> AVAILABLE DATA
##########
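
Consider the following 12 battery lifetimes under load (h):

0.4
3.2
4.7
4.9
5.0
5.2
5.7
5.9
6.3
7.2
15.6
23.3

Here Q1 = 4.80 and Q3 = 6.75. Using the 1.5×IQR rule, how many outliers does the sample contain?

3

IQR = 1.95; fences at 4.80 − 2.925 = 1.875 and 6.75 + 2.925 = 9.675.
Outside the cutoffs: 0.4, 15.6, 23.3.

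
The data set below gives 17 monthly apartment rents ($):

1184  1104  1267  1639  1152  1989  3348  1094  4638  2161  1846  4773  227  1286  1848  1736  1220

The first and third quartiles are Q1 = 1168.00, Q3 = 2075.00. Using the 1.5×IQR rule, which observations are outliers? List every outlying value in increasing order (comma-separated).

4638, 4773

IQR = Q3 − Q1 = 2075.00 − 1168.00 = 907.00.
Lower fence = Q1 − 1.5·IQR = 1168.00 − 1360.50 = -192.50.
Upper fence = Q3 + 1.5·IQR = 2075.00 + 1360.50 = 3435.50.
4638 > 3435.50 → outlier.
4773 > 3435.50 → outlier.
All remaining values lie within [-192.50, 3435.50].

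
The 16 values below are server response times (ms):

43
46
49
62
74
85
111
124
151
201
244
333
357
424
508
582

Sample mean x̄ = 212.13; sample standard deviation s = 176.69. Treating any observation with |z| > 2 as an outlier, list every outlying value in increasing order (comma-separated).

582

Cutoffs at x̄ ± 2s: 212.13 ± 2·176.69 = [-141.25, 565.51].
582: z = 2.09, |z| > 2 → outlier.
Every other value lies within [-141.25, 565.51].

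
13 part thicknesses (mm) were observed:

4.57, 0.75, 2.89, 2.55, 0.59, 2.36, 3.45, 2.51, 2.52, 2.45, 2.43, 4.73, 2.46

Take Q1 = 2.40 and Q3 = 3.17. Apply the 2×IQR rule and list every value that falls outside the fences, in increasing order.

IQR = Q3 − Q1 = 3.17 − 2.40 = 0.77.
Lower fence = Q1 − 2·IQR = 2.40 − 1.54 = 0.86.
Upper fence = Q3 + 2·IQR = 3.17 + 1.54 = 4.71.
0.59 < 0.86 → outlier.
0.75 < 0.86 → outlier.
4.73 > 4.71 → outlier.
All remaining values lie within [0.86, 4.71].

0.59, 0.75, 4.73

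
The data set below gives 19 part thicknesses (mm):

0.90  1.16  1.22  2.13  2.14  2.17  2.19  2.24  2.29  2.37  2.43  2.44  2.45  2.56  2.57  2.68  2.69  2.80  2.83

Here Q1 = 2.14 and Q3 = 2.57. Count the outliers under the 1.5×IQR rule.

IQR = 0.43; fences at 2.14 − 0.645 = 1.495 and 2.57 + 0.645 = 3.215.
Outside the cutoffs: 0.90, 1.16, 1.22.

3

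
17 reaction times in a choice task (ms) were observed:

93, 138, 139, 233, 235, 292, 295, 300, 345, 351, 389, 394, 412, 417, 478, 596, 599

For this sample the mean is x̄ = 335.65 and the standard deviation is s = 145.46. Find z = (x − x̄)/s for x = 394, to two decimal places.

0.40

z = (394 − 335.65) / 145.46 = 0.40.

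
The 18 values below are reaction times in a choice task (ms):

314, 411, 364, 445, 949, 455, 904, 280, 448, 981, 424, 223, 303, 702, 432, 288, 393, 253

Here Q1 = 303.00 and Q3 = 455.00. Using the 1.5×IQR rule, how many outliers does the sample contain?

IQR = 152.00; fences at 303.00 − 228.00 = 75.00 and 455.00 + 228.00 = 683.00.
Outside the cutoffs: 702, 904, 949, 981.

4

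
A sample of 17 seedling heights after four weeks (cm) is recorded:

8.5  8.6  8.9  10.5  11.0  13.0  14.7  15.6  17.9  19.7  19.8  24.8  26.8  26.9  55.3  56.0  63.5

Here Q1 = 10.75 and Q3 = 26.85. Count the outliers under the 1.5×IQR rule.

3

IQR = 16.10; fences at 10.75 − 24.15 = -13.40 and 26.85 + 24.15 = 51.00.
Outside the cutoffs: 55.3, 56.0, 63.5.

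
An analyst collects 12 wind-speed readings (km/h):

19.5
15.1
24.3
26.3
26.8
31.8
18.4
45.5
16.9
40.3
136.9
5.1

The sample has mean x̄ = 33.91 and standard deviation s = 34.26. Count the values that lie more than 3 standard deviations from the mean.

Cutoffs: x̄ ± 3s = [-68.87, 136.69].
Outside the cutoffs: 136.9.

1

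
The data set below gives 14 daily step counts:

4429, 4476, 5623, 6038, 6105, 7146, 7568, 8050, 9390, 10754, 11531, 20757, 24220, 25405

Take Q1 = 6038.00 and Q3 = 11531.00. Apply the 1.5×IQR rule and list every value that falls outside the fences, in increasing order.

20757, 24220, 25405

IQR = Q3 − Q1 = 11531.00 − 6038.00 = 5493.00.
Lower fence = Q1 − 1.5·IQR = 6038.00 − 8239.50 = -2201.50.
Upper fence = Q3 + 1.5·IQR = 11531.00 + 8239.50 = 19770.50.
20757 > 19770.50 → outlier.
24220 > 19770.50 → outlier.
25405 > 19770.50 → outlier.
All remaining values lie within [-2201.50, 19770.50].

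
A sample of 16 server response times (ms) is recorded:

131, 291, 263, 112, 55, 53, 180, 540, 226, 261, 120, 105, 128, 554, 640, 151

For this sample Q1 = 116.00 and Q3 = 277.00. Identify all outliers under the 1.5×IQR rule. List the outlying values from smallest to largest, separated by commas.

540, 554, 640

IQR = Q3 − Q1 = 277.00 − 116.00 = 161.00.
Lower fence = Q1 − 1.5·IQR = 116.00 − 241.50 = -125.50.
Upper fence = Q3 + 1.5·IQR = 277.00 + 241.50 = 518.50.
540 > 518.50 → outlier.
554 > 518.50 → outlier.
640 > 518.50 → outlier.
All remaining values lie within [-125.50, 518.50].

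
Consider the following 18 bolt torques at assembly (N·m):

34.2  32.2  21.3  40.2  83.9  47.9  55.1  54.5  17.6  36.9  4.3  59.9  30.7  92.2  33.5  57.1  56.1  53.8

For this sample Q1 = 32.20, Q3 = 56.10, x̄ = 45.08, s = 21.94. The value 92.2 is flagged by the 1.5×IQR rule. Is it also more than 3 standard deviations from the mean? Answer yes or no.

no

z = (92.2 − 45.08) / 21.94 = 2.15.
|z| = 2.15 ≤ 3.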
##########
> ASSIGNMENT
Reproduce each entry above. Every word must match.

> ANSWER TO THE EXERCISE
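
Consider the following 12 battery lifetimes under load (h):

0.4
3.2
4.7
4.9
5.0
5.2
5.7
5.9
6.3
7.2
15.6
23.3

Here Q1 = 4.80 and Q3 = 6.75. Using the 1.5×IQR rule, how many outliers does the sample contain?

3

IQR = 1.95; fences at 4.80 − 2.925 = 1.875 and 6.75 + 2.925 = 9.675.
Outside the cutoffs: 0.4, 15.6, 23.3.

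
The data set below gives 17 monthly apartment rents ($):

1184  1104  1267  1639  1152  1989  3348  1094  4638  2161  1846  4773  227  1286  1848  1736  1220

The first and third quartiles are Q1 = 1168.00, Q3 = 2075.00. Using the 1.5×IQR rule, which observations are outliers? List every outlying value in increasing order (comma-separated).

4638, 4773

IQR = Q3 − Q1 = 2075.00 − 1168.00 = 907.00.
Lower fence = Q1 − 1.5·IQR = 1168.00 − 1360.50 = -192.50.
Upper fence = Q3 + 1.5·IQR = 2075.00 + 1360.50 = 3435.50.
4638 > 3435.50 → outlier.
4773 > 3435.50 → outlier.
All remaining values lie within [-192.50, 3435.50].

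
The 16 values below are server response times (ms):

43
46
49
62
74
85
111
124
151
201
244
333
357
424
508
582

Sample mean x̄ = 212.13; sample standard deviation s = 176.69. Treating any observation with |z| > 2 as an outlier, list every outlying value in increasing order (comma-separated).

582

Cutoffs at x̄ ± 2s: 212.13 ± 2·176.69 = [-141.25, 565.51].
582: z = 2.09, |z| > 2 → outlier.
Every other value lies within [-141.25, 565.51].

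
13 part thicknesses (mm) were observed:

4.57, 0.75, 2.89, 2.55, 0.59, 2.36, 3.45, 2.51, 2.52, 2.45, 2.43, 4.73, 2.46

Take Q1 = 2.40 and Q3 = 3.17. Apply the 2×IQR rule and list every value that falls outside the fences, in increasing order.

IQR = Q3 − Q1 = 3.17 − 2.40 = 0.77.
Lower fence = Q1 − 2·IQR = 2.40 − 1.54 = 0.86.
Upper fence = Q3 + 2·IQR = 3.17 + 1.54 = 4.71.
0.59 < 0.86 → outlier.
0.75 < 0.86 → outlier.
4.73 > 4.71 → outlier.
All remaining values lie within [0.86, 4.71].

0.59, 0.75, 4.73

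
The data set below gives 19 part thicknesses (mm):

0.90  1.16  1.22  2.13  2.14  2.17  2.19  2.24  2.29  2.37  2.43  2.44  2.45  2.56  2.57  2.68  2.69  2.80  2.83

Here Q1 = 2.14 and Q3 = 2.57. Count the outliers under the 1.5×IQR rule.

IQR = 0.43; fences at 2.14 − 0.645 = 1.495 and 2.57 + 0.645 = 3.215.
Outside the cutoffs: 0.90, 1.16, 1.22.

3

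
17 reaction times in a choice task (ms) were observed:

93, 138, 139, 233, 235, 292, 295, 300, 345, 351, 389, 394, 412, 417, 478, 596, 599

For this sample the mean is x̄ = 335.65 and the standard deviation is s = 145.46. Find z = (x − x̄)/s for x = 394, to two decimal places.

0.40

z = (394 − 335.65) / 145.46 = 0.40.

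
The 18 values below are reaction times in a choice task (ms):

314, 411, 364, 445, 949, 455, 904, 280, 448, 981, 424, 223, 303, 702, 432, 288, 393, 253

Here Q1 = 303.00 and Q3 = 455.00. Using the 1.5×IQR rule, how many outliers does the sample contain?

IQR = 152.00; fences at 303.00 − 228.00 = 75.00 and 455.00 + 228.00 = 683.00.
Outside the cutoffs: 702, 904, 949, 981.

4

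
A sample of 17 seedling heights after four weeks (cm) is recorded:

8.5  8.6  8.9  10.5  11.0  13.0  14.7  15.6  17.9  19.7  19.8  24.8  26.8  26.9  55.3  56.0  63.5

Here Q1 = 10.75 and Q3 = 26.85. Count the outliers under the 1.5×IQR rule.

3

IQR = 16.10; fences at 10.75 − 24.15 = -13.40 and 26.85 + 24.15 = 51.00.
Outside the cutoffs: 55.3, 56.0, 63.5.

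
An analyst collects 12 wind-speed readings (km/h):

19.5
15.1
24.3
26.3
26.8
31.8
18.4
45.5
16.9
40.3
136.9
5.1

The sample has mean x̄ = 33.91 and standard deviation s = 34.26. Count the values that lie more than 3 standard deviations from the mean.

Cutoffs: x̄ ± 3s = [-68.87, 136.69].
Outside the cutoffs: 136.9.

1

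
The data set below gives 14 daily step counts:

4429, 4476, 5623, 6038, 6105, 7146, 7568, 8050, 9390, 10754, 11531, 20757, 24220, 25405

Take Q1 = 6038.00 and Q3 = 11531.00. Apply the 1.5×IQR rule and list every value that falls outside the fences, in increasing order.

20757, 24220, 25405

IQR = Q3 − Q1 = 11531.00 − 6038.00 = 5493.00.
Lower fence = Q1 − 1.5·IQR = 6038.00 − 8239.50 = -2201.50.
Upper fence = Q3 + 1.5·IQR = 11531.00 + 8239.50 = 19770.50.
20757 > 19770.50 → outlier.
24220 > 19770.50 → outlier.
25405 > 19770.50 → outlier.
All remaining values lie within [-2201.50, 19770.50].

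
A sample of 16 server response times (ms) is recorded:

131, 291, 263, 112, 55, 53, 180, 540, 226, 261, 120, 105, 128, 554, 640, 151

For this sample Q1 = 116.00 and Q3 = 277.00. Identify all outliers under the 1.5×IQR rule. List the outlying values from smallest to largest, separated by commas.

540, 554, 640

IQR = Q3 − Q1 = 277.00 − 116.00 = 161.00.
Lower fence = Q1 − 1.5·IQR = 116.00 − 241.50 = -125.50.
Upper fence = Q3 + 1.5·IQR = 277.00 + 241.50 = 518.50.
540 > 518.50 → outlier.
554 > 518.50 → outlier.
640 > 518.50 → outlier.
All remaining values lie within [-125.50, 518.50].

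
Consider the following 18 bolt torques at assembly (N·m):

34.2  32.2  21.3  40.2  83.9  47.9  55.1  54.5  17.6  36.9  4.3  59.9  30.7  92.2  33.5  57.1  56.1  53.8

For this sample Q1 = 32.20, Q3 = 56.10, x̄ = 45.08, s = 21.94. The value 92.2 is flagged by the 1.5×IQR rule. Is it also more than 3 standard deviations from the mean? Answer yes or no.

no

z = (92.2 − 45.08) / 21.94 = 2.15.
|z| = 2.15 ≤ 3.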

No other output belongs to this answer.